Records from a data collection
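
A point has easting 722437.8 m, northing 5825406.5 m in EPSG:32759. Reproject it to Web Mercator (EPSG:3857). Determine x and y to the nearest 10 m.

Unproject from UTM 59S (λ₀ = 171°) → φ = -37.69159967°, λ = 173.52280035°.
Web Mercator (R = 6378137 m): x = 19316469.776 m, y = -4535950.330 m.

x 19316470 m, y -4535950 m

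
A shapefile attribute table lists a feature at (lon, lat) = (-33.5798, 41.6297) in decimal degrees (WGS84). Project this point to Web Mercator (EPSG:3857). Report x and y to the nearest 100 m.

Web Mercator is spherical with R = a = 6378137 m.
x = R·λ = 6378137 × -0.586078072 = -3738086.237 m.
y = R·ln tan(π/4 + φ/2) = 6378137 × 0.800495613 = 5105670.688 m.

x -3738100 m, y 5105700 m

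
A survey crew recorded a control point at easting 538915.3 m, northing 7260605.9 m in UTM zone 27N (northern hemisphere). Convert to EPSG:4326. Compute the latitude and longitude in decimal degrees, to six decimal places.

lat 65.465600°, lon -20.160099°

Zone 27N: λ₀ = -21°, k₀ = 0.9996, false easting 500000 m.
Meridian distance M = (N − FN)/k₀ = 7263511.3 m.
Inverse transverse Mercator on WGS84 gives φ = 65.46560014°, λ = -20.16009902°.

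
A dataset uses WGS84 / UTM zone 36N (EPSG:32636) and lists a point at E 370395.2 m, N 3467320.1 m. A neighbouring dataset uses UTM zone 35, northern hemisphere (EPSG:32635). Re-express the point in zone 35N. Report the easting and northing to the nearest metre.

E 941419 m, N 3475821 m

UTM 36N → geographic: φ = 31.33310040°, λ = 31.63770002°.
UTM 35N (λ₀ = 27°) forward: E = 941419.308 m, N = 3475821.392 m.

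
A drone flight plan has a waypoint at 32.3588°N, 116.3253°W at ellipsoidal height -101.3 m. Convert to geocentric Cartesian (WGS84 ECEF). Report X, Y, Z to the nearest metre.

WGS84: a = 6378137 m, e² = 0.006694380; N(φ) = a/√(1−e²sin²φ) = 6384261.396 m.
X = (N+h)·cosφ·cosλ = -2391521.372 m; Y = (N+h)·cosφ·sinλ = -4833501.298 m; Z = (N(1−e²)+h)·sinφ = 3394052.536 m.

X -2391521 m, Y -4833501 m, Z 3394053 m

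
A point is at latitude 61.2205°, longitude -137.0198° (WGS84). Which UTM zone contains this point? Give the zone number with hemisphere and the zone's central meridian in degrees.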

TASK INSTRUCTIONS: Would you write out all of the data again, unchanged?

SOLUTION:
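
A point has easting 722437.8 m, northing 5825406.5 m in EPSG:32759. Reproject it to Web Mercator (EPSG:3857). Determine x and y to the nearest 10 m.

Unproject from UTM 59S (λ₀ = 171°) → φ = -37.69159967°, λ = 173.52280035°.
Web Mercator (R = 6378137 m): x = 19316469.776 m, y = -4535950.330 m.

x 19316470 m, y -4535950 m

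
A shapefile attribute table lists a feature at (lon, lat) = (-33.5798, 41.6297) in decimal degrees (WGS84). Project this point to Web Mercator (EPSG:3857). Report x and y to the nearest 100 m.

Web Mercator is spherical with R = a = 6378137 m.
x = R·λ = 6378137 × -0.586078072 = -3738086.237 m.
y = R·ln tan(π/4 + φ/2) = 6378137 × 0.800495613 = 5105670.688 m.

x -3738100 m, y 5105700 m

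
A survey crew recorded a control point at easting 538915.3 m, northing 7260605.9 m in UTM zone 27N (northern hemisphere). Convert to EPSG:4326. Compute the latitude and longitude in decimal degrees, to six decimal places.

lat 65.465600°, lon -20.160099°

Zone 27N: λ₀ = -21°, k₀ = 0.9996, false easting 500000 m.
Meridian distance M = (N − FN)/k₀ = 7263511.3 m.
Inverse transverse Mercator on WGS84 gives φ = 65.46560014°, λ = -20.16009902°.

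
A dataset uses WGS84 / UTM zone 36N (EPSG:32636) and lists a point at E 370395.2 m, N 3467320.1 m. A neighbouring dataset uses UTM zone 35, northern hemisphere (EPSG:32635). Re-express the point in zone 35N. Report the easting and northing to the nearest metre.

E 941419 m, N 3475821 m

UTM 36N → geographic: φ = 31.33310040°, λ = 31.63770002°.
UTM 35N (λ₀ = 27°) forward: E = 941419.308 m, N = 3475821.392 m.

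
A drone flight plan has a waypoint at 32.3588°N, 116.3253°W at ellipsoidal height -101.3 m. Convert to geocentric Cartesian (WGS84 ECEF). Report X, Y, Z to the nearest metre.

WGS84: a = 6378137 m, e² = 0.006694380; N(φ) = a/√(1−e²sin²φ) = 6384261.396 m.
X = (N+h)·cosφ·cosλ = -2391521.372 m; Y = (N+h)·cosφ·sinλ = -4833501.298 m; Z = (N(1−e²)+h)·sinφ = 3394052.536 m.

X -2391521 m, Y -4833501 m, Z 3394053 m

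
A point is at latitude 61.2205°, longitude -137.0198° (WGS84). Which UTM zone contains this point? Give the zone number with hemisphere and the zone's central meridian in degrees.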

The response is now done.